Dataset entries
= Beginning of Section =

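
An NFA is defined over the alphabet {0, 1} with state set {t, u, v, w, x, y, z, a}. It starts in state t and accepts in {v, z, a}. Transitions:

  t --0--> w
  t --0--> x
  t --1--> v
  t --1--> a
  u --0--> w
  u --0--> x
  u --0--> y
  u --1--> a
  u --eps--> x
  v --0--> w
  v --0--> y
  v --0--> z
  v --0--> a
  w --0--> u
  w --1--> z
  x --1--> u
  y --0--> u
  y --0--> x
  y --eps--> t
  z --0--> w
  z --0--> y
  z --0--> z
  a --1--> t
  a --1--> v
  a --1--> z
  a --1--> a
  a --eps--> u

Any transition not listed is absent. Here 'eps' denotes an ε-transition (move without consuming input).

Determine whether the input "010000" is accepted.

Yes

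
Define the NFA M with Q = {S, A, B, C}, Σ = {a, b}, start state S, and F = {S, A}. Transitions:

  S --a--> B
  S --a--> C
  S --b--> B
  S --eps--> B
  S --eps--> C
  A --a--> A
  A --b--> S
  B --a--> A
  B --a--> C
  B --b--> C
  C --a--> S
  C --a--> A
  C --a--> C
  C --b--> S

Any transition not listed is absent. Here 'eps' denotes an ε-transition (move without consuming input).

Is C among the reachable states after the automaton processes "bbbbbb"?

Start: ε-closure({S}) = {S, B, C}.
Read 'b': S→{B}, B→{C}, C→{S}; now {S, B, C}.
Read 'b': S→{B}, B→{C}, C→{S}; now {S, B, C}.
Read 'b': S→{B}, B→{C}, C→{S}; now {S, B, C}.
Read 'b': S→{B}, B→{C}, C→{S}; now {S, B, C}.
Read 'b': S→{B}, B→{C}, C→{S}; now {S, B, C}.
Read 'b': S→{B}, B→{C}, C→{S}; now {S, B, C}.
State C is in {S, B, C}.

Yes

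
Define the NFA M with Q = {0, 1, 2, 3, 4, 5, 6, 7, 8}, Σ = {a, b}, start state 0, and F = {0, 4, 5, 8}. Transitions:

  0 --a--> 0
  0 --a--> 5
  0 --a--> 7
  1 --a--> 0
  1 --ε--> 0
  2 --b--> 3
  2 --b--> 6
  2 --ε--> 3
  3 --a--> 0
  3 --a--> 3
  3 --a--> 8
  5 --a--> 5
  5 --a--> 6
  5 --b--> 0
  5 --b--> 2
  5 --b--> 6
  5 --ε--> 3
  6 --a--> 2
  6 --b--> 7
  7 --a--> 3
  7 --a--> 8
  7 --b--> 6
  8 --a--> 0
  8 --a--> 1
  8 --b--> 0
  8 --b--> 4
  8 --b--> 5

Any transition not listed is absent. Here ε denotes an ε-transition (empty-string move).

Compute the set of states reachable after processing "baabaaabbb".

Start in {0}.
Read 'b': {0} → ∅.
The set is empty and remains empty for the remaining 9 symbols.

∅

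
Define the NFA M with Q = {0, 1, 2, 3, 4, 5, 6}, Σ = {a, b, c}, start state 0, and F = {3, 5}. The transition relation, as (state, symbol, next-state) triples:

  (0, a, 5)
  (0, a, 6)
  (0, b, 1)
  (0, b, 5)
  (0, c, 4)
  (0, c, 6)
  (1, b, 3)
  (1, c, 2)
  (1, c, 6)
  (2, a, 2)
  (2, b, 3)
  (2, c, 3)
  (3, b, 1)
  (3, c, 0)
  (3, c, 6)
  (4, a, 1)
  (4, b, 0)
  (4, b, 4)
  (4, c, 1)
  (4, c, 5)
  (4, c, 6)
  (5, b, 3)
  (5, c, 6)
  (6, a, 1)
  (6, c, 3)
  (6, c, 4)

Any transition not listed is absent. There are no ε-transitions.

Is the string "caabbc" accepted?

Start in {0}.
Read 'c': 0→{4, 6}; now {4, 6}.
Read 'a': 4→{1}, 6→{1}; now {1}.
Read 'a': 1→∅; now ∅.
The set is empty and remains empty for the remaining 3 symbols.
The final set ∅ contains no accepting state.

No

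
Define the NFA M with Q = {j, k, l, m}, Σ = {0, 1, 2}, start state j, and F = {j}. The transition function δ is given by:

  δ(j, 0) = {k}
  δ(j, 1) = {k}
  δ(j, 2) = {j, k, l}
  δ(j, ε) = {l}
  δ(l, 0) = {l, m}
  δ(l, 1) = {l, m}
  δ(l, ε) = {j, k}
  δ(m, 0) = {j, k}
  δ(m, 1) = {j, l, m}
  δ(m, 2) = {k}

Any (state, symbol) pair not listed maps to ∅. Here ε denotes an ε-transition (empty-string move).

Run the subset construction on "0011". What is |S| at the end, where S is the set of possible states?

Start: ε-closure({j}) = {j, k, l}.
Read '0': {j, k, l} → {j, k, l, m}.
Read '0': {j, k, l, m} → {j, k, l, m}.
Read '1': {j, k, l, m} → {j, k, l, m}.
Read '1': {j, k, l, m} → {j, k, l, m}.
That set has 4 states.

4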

= End of Section =
= Beginning of Section =

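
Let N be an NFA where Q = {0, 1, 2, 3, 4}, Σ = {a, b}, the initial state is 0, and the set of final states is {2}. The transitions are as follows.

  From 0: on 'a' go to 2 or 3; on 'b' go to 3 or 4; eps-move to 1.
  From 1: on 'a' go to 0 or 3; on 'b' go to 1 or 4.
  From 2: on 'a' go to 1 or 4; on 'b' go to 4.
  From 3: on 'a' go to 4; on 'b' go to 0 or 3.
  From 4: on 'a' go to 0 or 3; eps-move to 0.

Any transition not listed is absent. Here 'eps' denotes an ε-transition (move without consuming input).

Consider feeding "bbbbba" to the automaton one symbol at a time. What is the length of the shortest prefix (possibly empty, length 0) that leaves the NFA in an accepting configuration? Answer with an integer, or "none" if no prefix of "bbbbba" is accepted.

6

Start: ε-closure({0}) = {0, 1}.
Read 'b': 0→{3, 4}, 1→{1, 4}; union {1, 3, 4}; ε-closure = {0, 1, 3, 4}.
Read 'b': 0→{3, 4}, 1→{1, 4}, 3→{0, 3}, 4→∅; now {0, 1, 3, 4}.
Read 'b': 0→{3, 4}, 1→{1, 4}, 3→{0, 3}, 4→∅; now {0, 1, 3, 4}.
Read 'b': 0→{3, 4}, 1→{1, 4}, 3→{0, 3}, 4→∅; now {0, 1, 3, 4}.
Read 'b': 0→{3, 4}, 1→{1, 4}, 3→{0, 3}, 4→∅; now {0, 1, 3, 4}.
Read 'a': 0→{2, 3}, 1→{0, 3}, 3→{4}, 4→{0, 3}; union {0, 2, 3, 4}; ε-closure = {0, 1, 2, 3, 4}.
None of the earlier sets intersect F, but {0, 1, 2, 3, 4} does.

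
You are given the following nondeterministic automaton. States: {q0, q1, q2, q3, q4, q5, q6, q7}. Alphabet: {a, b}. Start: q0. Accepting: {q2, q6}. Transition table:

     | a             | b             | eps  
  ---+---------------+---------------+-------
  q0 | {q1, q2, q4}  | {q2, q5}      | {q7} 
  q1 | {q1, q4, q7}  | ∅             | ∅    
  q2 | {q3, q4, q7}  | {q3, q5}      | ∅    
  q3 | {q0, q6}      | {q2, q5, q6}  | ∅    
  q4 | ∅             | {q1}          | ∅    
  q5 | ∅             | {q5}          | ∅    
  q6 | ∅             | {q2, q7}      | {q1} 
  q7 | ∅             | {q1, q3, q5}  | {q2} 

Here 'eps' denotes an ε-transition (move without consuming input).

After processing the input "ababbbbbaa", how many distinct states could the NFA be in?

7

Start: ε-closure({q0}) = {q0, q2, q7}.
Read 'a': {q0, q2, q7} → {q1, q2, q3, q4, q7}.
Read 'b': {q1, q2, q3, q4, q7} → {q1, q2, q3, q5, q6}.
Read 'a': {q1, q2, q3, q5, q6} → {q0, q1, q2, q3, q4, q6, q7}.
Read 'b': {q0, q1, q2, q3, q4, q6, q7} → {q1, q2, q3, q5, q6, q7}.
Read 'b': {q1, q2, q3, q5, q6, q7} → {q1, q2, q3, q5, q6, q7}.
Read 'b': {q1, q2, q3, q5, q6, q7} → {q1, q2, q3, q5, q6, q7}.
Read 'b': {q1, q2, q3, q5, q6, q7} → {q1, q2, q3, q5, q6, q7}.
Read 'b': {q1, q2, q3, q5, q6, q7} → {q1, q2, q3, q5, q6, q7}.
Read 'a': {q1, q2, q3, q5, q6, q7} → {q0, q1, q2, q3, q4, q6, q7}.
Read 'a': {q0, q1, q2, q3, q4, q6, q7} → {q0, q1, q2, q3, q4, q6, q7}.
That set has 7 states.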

= End of Section =

ACTIVITY: Please write out, exactly as they appear above, only the lines in the stretch from the line with "An NFA is defined" through the line with "a --eps--> u".

TASK RESPONSE:
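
An NFA is defined over the alphabet {0, 1} with state set {t, u, v, w, x, y, z, a}. It starts in state t and accepts in {v, z, a}. Transitions:

  t --0--> w
  t --0--> x
  t --1--> v
  t --1--> a
  u --0--> w
  u --0--> x
  u --0--> y
  u --1--> a
  u --eps--> x
  v --0--> w
  v --0--> y
  v --0--> z
  v --0--> a
  w --0--> u
  w --1--> z
  x --1--> u
  y --0--> u
  y --0--> x
  y --eps--> t
  z --0--> w
  z --0--> y
  z --0--> z
  a --1--> t
  a --1--> v
  a --1--> z
  a --1--> a
  a --eps--> u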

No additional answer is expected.